Segment Open

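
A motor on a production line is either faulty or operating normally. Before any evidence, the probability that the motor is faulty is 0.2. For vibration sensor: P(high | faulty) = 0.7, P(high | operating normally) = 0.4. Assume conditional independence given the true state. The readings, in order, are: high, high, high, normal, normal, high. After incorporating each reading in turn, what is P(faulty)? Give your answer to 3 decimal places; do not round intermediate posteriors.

After 'high': P(faulty) = 0.7·0.2000 / (0.7·0.2000 + 0.4·0.8000) ≈ 0.3043
After 'high': P(faulty) = 0.7·0.3043 / (0.7·0.3043 + 0.4·0.6957) ≈ 0.4336
After 'high': P(faulty) = 0.7·0.4336 / (0.7·0.4336 + 0.4·0.5664) ≈ 0.5726
After 'normal': P(faulty) = 0.3·0.5726 / (0.3·0.5726 + 0.6·0.4274) ≈ 0.4012
After 'normal': P(faulty) = 0.3·0.4012 / (0.3·0.4012 + 0.6·0.5988) ≈ 0.2509
After 'high': P(faulty) = 0.7·0.2509 / (0.7·0.2509 + 0.4·0.7491) ≈ 0.3696

0.370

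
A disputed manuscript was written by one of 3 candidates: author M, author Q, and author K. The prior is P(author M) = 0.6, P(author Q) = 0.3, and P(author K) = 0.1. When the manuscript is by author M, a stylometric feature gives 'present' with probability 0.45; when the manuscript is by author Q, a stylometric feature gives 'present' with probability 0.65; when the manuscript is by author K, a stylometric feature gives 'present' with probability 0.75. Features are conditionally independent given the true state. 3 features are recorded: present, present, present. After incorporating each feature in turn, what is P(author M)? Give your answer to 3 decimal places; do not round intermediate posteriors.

After 'present': normaliser = 0.45·0.6000 + 0.65·0.3000 + 0.75·0.1000; P(author M) ≈ 0.5000, P(author Q) ≈ 0.3611, P(author K) ≈ 0.1389
After 'present': normaliser = 0.45·0.5000 + 0.65·0.3611 + 0.75·0.1389; P(author M) ≈ 0.3990, P(author Q) ≈ 0.4163, P(author K) ≈ 0.1847
After 'present': normaliser = 0.45·0.3990 + 0.65·0.4163 + 0.75·0.1847; P(author M) ≈ 0.3050, P(author Q) ≈ 0.4596, P(author K) ≈ 0.2354

0.305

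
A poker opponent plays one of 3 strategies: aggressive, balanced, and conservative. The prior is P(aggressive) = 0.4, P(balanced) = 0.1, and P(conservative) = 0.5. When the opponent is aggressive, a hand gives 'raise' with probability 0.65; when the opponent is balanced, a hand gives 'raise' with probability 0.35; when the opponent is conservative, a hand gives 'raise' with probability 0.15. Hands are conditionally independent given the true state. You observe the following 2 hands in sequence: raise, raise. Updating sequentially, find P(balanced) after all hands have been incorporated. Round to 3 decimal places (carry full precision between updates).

0.064

After 'raise': normaliser = 0.65·0.4000 + 0.35·0.1000 + 0.15·0.5000; P(aggressive) ≈ 0.7027, P(balanced) ≈ 0.0946, P(conservative) ≈ 0.2027
After 'raise': normaliser = 0.65·0.7027 + 0.35·0.0946 + 0.15·0.2027; P(aggressive) ≈ 0.8779, P(balanced) ≈ 0.0636, P(conservative) ≈ 0.0584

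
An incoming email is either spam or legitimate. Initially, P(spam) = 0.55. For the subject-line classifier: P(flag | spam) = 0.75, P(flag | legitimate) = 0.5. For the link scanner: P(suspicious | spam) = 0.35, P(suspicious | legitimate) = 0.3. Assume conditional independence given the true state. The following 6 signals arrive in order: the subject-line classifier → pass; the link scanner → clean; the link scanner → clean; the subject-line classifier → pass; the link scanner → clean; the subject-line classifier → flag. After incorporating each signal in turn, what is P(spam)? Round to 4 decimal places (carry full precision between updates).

0.2685

After the subject-line classifier='pass': P(spam) = 0.25·0.5500 / (0.25·0.5500 + 0.5·0.4500) ≈ 0.3793
After the link scanner='clean': P(spam) = 0.65·0.3793 / (0.65·0.3793 + 0.7·0.6207) ≈ 0.3620
After the link scanner='clean': P(spam) = 0.65·0.3620 / (0.65·0.3620 + 0.7·0.6380) ≈ 0.3451
After the subject-line classifier='pass': P(spam) = 0.25·0.3451 / (0.25·0.3451 + 0.5·0.6549) ≈ 0.2085
After the link scanner='clean': P(spam) = 0.65·0.2085 / (0.65·0.2085 + 0.7·0.7915) ≈ 0.1966
After the subject-line classifier='flag': P(spam) = 0.75·0.1966 / (0.75·0.1966 + 0.5·0.8034) ≈ 0.2685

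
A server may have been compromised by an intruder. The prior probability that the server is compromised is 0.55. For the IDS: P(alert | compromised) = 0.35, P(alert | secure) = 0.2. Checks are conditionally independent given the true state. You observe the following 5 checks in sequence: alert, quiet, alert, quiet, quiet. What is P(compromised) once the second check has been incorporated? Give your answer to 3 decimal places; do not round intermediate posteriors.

Apply Bayes' rule sequentially, carrying P(compromised) forward.
After 'alert': P(compromised) = 0.35·0.5500 / (0.35·0.5500 + 0.2·0.4500) ≈ 0.6814
After 'quiet': P(compromised) = 0.65·0.6814 / (0.65·0.6814 + 0.8·0.3186) ≈ 0.6347

0.635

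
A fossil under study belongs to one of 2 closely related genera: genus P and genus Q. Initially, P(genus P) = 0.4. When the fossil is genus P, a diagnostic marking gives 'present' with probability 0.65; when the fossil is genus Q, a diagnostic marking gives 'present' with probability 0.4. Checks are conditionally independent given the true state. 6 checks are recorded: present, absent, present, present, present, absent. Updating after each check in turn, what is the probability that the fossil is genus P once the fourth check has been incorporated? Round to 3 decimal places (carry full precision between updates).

0.625

After 'present': P(genus P) = 0.65·0.4000 / (0.65·0.4000 + 0.4·0.6000) ≈ 0.5200
After 'absent': P(genus P) = 0.35·0.5200 / (0.35·0.5200 + 0.6·0.4800) ≈ 0.3872
After 'present': P(genus P) = 0.65·0.3872 / (0.65·0.3872 + 0.4·0.6128) ≈ 0.5066
After 'present': P(genus P) = 0.65·0.5066 / (0.65·0.5066 + 0.4·0.4934) ≈ 0.6253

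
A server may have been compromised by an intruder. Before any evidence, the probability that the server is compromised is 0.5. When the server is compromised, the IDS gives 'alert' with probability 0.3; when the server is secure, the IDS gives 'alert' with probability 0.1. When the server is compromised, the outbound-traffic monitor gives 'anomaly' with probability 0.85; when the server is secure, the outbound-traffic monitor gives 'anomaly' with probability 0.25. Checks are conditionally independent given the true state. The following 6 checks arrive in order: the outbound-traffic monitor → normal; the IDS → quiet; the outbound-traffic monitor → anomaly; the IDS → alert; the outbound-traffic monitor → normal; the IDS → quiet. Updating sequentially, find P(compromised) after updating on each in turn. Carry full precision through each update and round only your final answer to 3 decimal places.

Apply Bayes' rule sequentially, carrying P(compromised) forward.
After the outbound-traffic monitor='normal': P(compromised) = 0.15·0.5000 / (0.15·0.5000 + 0.75·0.5000) ≈ 0.1667
After the IDS='quiet': P(compromised) = 0.7·0.1667 / (0.7·0.1667 + 0.9·0.8333) ≈ 0.1346
After the outbound-traffic monitor='anomaly': P(compromised) = 0.85·0.1346 / (0.85·0.1346 + 0.25·0.8654) ≈ 0.3459
After the IDS='alert': P(compromised) = 0.3·0.3459 / (0.3·0.3459 + 0.1·0.6541) ≈ 0.6134
After the outbound-traffic monitor='normal': P(compromised) = 0.15·0.6134 / (0.15·0.6134 + 0.75·0.3866) ≈ 0.2409
After the IDS='quiet': P(compromised) = 0.7·0.2409 / (0.7·0.2409 + 0.9·0.7591) ≈ 0.1980

0.198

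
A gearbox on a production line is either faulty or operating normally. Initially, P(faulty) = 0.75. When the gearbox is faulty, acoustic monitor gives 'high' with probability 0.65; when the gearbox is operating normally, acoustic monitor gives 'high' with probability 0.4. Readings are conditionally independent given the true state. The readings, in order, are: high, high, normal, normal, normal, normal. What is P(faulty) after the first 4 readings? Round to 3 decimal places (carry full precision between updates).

Each posterior becomes the prior for the next update.
After 'high': P(faulty) = 0.65·0.7500 / (0.65·0.7500 + 0.4·0.2500) ≈ 0.8298
After 'high': P(faulty) = 0.65·0.8298 / (0.65·0.8298 + 0.4·0.1702) ≈ 0.8879
After 'normal': P(faulty) = 0.35·0.8879 / (0.35·0.8879 + 0.6·0.1121) ≈ 0.8221
After 'normal': P(faulty) = 0.35·0.8221 / (0.35·0.8221 + 0.6·0.1779) ≈ 0.7294

0.729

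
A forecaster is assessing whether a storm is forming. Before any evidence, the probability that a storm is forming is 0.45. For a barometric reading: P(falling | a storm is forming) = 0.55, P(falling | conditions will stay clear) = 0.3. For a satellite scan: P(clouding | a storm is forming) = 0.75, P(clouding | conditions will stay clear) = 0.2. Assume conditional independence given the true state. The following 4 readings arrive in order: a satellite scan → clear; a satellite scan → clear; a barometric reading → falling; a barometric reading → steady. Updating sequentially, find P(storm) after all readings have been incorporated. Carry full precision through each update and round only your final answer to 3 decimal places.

Apply Bayes' rule sequentially, carrying P(storm) forward.
After a satellite scan='clear': P(storm) = 0.25·0.4500 / (0.25·0.4500 + 0.8·0.5500) ≈ 0.2036
After a satellite scan='clear': P(storm) = 0.25·0.2036 / (0.25·0.2036 + 0.8·0.7964) ≈ 0.0740
After a barometric reading='falling': P(storm) = 0.55·0.0740 / (0.55·0.0740 + 0.3·0.9260) ≈ 0.1278
After a barometric reading='steady': P(storm) = 0.45·0.1278 / (0.45·0.1278 + 0.7·0.8722) ≈ 0.0861

0.086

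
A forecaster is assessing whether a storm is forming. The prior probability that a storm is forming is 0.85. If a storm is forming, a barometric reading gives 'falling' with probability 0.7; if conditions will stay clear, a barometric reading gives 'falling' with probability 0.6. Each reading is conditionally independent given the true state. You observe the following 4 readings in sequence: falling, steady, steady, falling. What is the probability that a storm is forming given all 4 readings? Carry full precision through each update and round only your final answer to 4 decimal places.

0.8127

Apply Bayes' rule sequentially, carrying P(storm) forward.
After 'falling': P(storm) = 0.7·0.8500 / (0.7·0.8500 + 0.6·0.1500) ≈ 0.8686
After 'steady': P(storm) = 0.3·0.8686 / (0.3·0.8686 + 0.4·0.1314) ≈ 0.8322
After 'steady': P(storm) = 0.3·0.8322 / (0.3·0.8322 + 0.4·0.1678) ≈ 0.7881
After 'falling': P(storm) = 0.7·0.7881 / (0.7·0.7881 + 0.6·0.2119) ≈ 0.8127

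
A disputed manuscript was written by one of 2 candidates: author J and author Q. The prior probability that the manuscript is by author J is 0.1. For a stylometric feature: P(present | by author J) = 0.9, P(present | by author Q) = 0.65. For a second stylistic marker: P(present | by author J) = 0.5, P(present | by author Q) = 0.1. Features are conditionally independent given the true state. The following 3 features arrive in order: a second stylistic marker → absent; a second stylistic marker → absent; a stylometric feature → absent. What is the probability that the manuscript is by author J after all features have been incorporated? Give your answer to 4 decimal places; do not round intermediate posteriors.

After a second stylistic marker='absent': P(author J) = 0.5·0.1000 / (0.5·0.1000 + 0.9·0.9000) ≈ 0.0581
After a second stylistic marker='absent': P(author J) = 0.5·0.0581 / (0.5·0.0581 + 0.9·0.9419) ≈ 0.0332
After a stylometric feature='absent': P(author J) = 0.1·0.0332 / (0.1·0.0332 + 0.35·0.9668) ≈ 0.0097

0.0097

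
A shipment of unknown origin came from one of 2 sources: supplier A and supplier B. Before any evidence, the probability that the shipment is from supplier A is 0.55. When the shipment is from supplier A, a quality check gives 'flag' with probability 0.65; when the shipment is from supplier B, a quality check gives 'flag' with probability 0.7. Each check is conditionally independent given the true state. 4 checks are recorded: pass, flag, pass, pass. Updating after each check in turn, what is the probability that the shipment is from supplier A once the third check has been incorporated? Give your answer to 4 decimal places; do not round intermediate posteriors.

0.6070

After 'pass': P(supplier A) = 0.35·0.5500 / (0.35·0.5500 + 0.3·0.4500) ≈ 0.5878
After 'flag': P(supplier A) = 0.65·0.5878 / (0.65·0.5878 + 0.7·0.4122) ≈ 0.5697
After 'pass': P(supplier A) = 0.35·0.5697 / (0.35·0.5697 + 0.3·0.4303) ≈ 0.6070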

Segment Closed

Beginning with the line that holds "A shipment of", please give again each line exactly until the records end, and include that final line.

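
A shipment of unknown origin came from one of 2 sources: supplier A and supplier B. Before any evidence, the probability that the shipment is from supplier A is 0.55. When the shipment is from supplier A, a quality check gives 'flag' with probability 0.65; when the shipment is from supplier B, a quality check gives 'flag' with probability 0.7. Each check is conditionally independent given the true state. 4 checks are recorded: pass, flag, pass, pass. Updating after each check in turn, what is the probability that the shipment is from supplier A once the third check has been incorporated? Give your answer to 4 decimal places; do not round intermediate posteriors.

0.6070

After 'pass': P(supplier A) = 0.35·0.5500 / (0.35·0.5500 + 0.3·0.4500) ≈ 0.5878
After 'flag': P(supplier A) = 0.65·0.5878 / (0.65·0.5878 + 0.7·0.4122) ≈ 0.5697
After 'pass': P(supplier A) = 0.35·0.5697 / (0.35·0.5697 + 0.3·0.4303) ≈ 0.6070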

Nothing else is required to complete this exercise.